Nothing in the data may be omitted; output it all verbatim.

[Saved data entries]
- Opening Delimiter -

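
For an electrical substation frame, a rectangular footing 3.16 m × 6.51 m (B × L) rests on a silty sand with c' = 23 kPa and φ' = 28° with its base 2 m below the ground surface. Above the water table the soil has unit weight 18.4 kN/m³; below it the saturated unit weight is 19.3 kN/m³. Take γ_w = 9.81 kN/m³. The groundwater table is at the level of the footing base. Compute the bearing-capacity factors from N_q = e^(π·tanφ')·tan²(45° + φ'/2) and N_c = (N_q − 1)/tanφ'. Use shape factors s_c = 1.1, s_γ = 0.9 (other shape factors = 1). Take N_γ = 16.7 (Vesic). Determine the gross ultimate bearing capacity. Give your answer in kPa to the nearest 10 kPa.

tan28° = 0.5317, so N_q = e^(π×0.5317)·tan²(59°) = 5.314 × 2.77 = 14.72.
N_c = (14.72 − 1)/tan28° = 25.8.
Effective surcharge at the founding depth q = γ·D_f = 18.4 × 2 = 36.8 kPa.
The water table coincides with the base, so in the self-weight term γ → γ' = 9.49 kN/m³.
q_ult = c·N_c·s_c + q·N_q + 0.5·γ·B·N_γ·s_γ
     = 23 × 25.803 × 1.1 + 36.8 × 14.72 + 0.5 × 9.49 × 3.16 × 16.7 × 0.9
     = 652.82 + 541.69 + 225.36 = 1419.9 kPa.

q_ult ≈ 1420 kPa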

- Closing Delimiter -

- _Answer section_:
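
For an electrical substation frame, a rectangular footing 3.16 m × 6.51 m (B × L) rests on a silty sand with c' = 23 kPa and φ' = 28° with its base 2 m below the ground surface. Above the water table the soil has unit weight 18.4 kN/m³; below it the saturated unit weight is 19.3 kN/m³. Take γ_w = 9.81 kN/m³. The groundwater table is at the level of the footing base. Compute the bearing-capacity factors from N_q = e^(π·tanφ')·tan²(45° + φ'/2) and N_c = (N_q − 1)/tanφ'. Use shape factors s_c = 1.1, s_γ = 0.9 (other shape factors = 1). Take N_γ = 16.7 (Vesic). Determine the gross ultimate bearing capacity. Give your answer in kPa to the nearest 10 kPa.

tan28° = 0.5317, so N_q = e^(π×0.5317)·tan²(59°) = 5.314 × 2.77 = 14.72.
N_c = (14.72 − 1)/tan28° = 25.8.
Effective surcharge at the founding depth q = γ·D_f = 18.4 × 2 = 36.8 kPa.
The water table coincides with the base, so in the self-weight term γ → γ' = 9.49 kN/m³.
q_ult = c·N_c·s_c + q·N_q + 0.5·γ·B·N_γ·s_γ
     = 23 × 25.803 × 1.1 + 36.8 × 14.72 + 0.5 × 9.49 × 3.16 × 16.7 × 0.9
     = 652.82 + 541.69 + 225.36 = 1419.9 kPa.

q_ult ≈ 1420 kPa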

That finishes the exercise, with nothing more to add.